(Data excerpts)
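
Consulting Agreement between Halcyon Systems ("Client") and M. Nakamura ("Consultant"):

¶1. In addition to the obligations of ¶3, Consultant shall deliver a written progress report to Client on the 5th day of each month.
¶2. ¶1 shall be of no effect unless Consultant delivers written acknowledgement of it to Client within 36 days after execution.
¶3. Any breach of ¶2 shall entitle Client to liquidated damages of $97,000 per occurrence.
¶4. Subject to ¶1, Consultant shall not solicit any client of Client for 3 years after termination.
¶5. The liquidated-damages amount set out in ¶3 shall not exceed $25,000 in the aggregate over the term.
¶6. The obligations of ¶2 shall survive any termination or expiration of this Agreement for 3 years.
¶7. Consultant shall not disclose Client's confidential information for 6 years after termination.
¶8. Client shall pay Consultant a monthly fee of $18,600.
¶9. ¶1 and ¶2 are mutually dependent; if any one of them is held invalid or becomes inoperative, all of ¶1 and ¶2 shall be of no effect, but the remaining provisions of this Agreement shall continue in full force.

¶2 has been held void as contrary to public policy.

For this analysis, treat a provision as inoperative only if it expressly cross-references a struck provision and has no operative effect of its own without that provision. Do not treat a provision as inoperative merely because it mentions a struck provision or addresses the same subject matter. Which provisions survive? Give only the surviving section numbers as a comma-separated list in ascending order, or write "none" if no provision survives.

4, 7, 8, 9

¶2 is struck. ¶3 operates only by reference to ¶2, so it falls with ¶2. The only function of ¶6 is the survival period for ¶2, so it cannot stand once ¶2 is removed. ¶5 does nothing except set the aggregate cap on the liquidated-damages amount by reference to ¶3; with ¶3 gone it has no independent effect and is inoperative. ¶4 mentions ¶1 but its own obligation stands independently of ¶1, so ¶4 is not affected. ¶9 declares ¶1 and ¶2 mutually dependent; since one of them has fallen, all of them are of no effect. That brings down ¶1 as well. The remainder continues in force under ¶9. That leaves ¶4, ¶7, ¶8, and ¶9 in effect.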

### What this task involves
Where a line of the records has the string "written", return that line.

### Result of the task
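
¶1. In addition to the obligations of ¶3, Consultant shall deliver a written progress report to Client on the 5th day of each month.
¶2. ¶1 shall be of no effect unless Consultant delivers written acknowledgement of it to Client within 36 days after execution.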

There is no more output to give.